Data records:
+ + + + + + +
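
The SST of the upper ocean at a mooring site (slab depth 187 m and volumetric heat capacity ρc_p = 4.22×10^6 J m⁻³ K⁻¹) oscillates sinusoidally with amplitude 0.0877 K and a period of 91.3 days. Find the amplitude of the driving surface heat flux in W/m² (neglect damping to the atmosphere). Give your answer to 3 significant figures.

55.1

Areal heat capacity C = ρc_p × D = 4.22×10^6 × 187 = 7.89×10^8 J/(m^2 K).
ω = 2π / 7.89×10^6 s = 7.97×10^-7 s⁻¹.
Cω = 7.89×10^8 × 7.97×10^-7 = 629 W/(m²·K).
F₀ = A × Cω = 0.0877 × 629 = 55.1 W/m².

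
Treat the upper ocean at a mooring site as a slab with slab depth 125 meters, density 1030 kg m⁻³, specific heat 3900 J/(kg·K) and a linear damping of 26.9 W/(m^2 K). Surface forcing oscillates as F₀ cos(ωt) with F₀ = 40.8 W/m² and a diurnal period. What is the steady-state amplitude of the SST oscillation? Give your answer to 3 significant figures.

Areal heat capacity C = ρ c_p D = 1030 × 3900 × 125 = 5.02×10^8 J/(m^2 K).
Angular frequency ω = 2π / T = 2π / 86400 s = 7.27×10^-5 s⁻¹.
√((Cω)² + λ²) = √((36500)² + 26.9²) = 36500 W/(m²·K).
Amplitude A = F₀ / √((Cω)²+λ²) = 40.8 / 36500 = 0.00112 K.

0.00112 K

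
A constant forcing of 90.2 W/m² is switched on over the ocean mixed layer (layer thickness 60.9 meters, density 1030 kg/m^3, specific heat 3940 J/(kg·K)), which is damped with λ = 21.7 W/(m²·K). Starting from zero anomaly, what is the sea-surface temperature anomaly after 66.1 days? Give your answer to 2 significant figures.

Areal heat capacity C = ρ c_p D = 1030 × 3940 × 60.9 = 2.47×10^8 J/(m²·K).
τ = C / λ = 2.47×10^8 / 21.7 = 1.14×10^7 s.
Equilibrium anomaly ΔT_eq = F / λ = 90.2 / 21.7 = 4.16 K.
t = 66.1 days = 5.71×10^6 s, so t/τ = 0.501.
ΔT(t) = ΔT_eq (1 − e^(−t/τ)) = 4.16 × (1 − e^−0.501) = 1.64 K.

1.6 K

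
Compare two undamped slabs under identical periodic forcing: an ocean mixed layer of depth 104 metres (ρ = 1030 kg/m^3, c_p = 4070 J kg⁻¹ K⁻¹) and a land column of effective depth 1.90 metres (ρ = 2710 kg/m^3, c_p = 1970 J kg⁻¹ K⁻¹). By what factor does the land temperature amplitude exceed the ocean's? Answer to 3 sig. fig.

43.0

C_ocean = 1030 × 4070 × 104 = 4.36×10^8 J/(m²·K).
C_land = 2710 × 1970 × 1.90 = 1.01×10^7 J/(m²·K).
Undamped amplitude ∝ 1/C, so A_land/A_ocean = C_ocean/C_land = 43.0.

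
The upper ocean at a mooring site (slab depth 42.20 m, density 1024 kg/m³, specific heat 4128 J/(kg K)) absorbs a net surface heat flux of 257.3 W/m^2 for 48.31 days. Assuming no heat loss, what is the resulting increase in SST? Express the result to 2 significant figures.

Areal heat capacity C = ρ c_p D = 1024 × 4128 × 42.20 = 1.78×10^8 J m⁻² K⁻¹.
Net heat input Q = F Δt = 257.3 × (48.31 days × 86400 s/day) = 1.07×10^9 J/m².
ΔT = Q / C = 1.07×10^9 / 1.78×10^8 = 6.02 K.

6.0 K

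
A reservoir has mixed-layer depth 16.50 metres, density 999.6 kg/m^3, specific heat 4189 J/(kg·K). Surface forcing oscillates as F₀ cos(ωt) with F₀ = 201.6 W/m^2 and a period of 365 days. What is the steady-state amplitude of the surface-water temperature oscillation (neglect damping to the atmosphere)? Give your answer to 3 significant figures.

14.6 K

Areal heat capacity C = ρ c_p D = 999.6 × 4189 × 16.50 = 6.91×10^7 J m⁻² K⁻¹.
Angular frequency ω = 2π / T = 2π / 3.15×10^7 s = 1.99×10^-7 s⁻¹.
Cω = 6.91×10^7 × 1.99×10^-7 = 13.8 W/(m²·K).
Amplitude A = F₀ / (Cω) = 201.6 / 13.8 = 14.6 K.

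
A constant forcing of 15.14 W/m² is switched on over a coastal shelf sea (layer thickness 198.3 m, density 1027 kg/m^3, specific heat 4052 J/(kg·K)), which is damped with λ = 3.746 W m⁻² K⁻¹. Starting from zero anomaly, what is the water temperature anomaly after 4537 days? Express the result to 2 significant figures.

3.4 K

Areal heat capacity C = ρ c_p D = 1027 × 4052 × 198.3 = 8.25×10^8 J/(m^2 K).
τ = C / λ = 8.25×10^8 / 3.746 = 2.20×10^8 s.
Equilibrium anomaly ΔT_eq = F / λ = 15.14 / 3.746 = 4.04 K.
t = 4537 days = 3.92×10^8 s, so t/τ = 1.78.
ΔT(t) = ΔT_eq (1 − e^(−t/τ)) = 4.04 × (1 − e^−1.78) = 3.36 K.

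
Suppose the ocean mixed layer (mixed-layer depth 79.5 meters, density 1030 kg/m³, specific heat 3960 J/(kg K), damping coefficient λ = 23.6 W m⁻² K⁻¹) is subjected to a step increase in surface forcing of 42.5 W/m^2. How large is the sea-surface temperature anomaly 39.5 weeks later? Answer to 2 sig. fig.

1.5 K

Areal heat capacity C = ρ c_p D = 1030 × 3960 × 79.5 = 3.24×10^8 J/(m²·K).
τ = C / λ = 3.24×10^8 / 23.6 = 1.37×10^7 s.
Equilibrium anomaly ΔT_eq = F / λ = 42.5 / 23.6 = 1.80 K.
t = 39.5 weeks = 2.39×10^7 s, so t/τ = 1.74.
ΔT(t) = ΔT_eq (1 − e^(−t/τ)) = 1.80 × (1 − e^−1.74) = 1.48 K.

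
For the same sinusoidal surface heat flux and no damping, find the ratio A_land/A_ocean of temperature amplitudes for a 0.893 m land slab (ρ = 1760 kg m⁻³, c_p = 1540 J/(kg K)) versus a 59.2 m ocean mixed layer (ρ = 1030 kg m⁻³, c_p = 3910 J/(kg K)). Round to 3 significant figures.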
+ + + + + + +
TASK BRIEF :: Please give a word-for-word repetition of the lines from the one containing "A constant forcing of 15.14" through the last line of the data above, including both, and nothing besides.

SOLUTION TO THE EXERCISE ::
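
A constant forcing of 15.14 W/m² is switched on over a coastal shelf sea (layer thickness 198.3 m, density 1027 kg/m^3, specific heat 4052 J/(kg·K)), which is damped with λ = 3.746 W m⁻² K⁻¹. Starting from zero anomaly, what is the water temperature anomaly after 4537 days? Express the result to 2 significant figures.

3.4 K

Areal heat capacity C = ρ c_p D = 1027 × 4052 × 198.3 = 8.25×10^8 J/(m^2 K).
τ = C / λ = 8.25×10^8 / 3.746 = 2.20×10^8 s.
Equilibrium anomaly ΔT_eq = F / λ = 15.14 / 3.746 = 4.04 K.
t = 4537 days = 3.92×10^8 s, so t/τ = 1.78.
ΔT(t) = ΔT_eq (1 − e^(−t/τ)) = 4.04 × (1 − e^−1.78) = 3.36 K.

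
Suppose the ocean mixed layer (mixed-layer depth 79.5 meters, density 1030 kg/m³, specific heat 3960 J/(kg K), damping coefficient λ = 23.6 W m⁻² K⁻¹) is subjected to a step increase in surface forcing of 42.5 W/m^2. How large is the sea-surface temperature anomaly 39.5 weeks later? Answer to 2 sig. fig.

1.5 K

Areal heat capacity C = ρ c_p D = 1030 × 3960 × 79.5 = 3.24×10^8 J/(m²·K).
τ = C / λ = 3.24×10^8 / 23.6 = 1.37×10^7 s.
Equilibrium anomaly ΔT_eq = F / λ = 42.5 / 23.6 = 1.80 K.
t = 39.5 weeks = 2.39×10^7 s, so t/τ = 1.74.
ΔT(t) = ΔT_eq (1 − e^(−t/τ)) = 1.80 × (1 − e^−1.74) = 1.48 K.

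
For the same sinusoidal surface heat flux and no damping, find the ratio A_land/A_ocean of temperature amplitudes for a 0.893 m land slab (ρ = 1760 kg m⁻³, c_p = 1540 J/(kg K)) versus a 59.2 m ocean mixed layer (ρ = 1030 kg m⁻³, c_p = 3910 J/(kg K)). Round to 3 significant figures.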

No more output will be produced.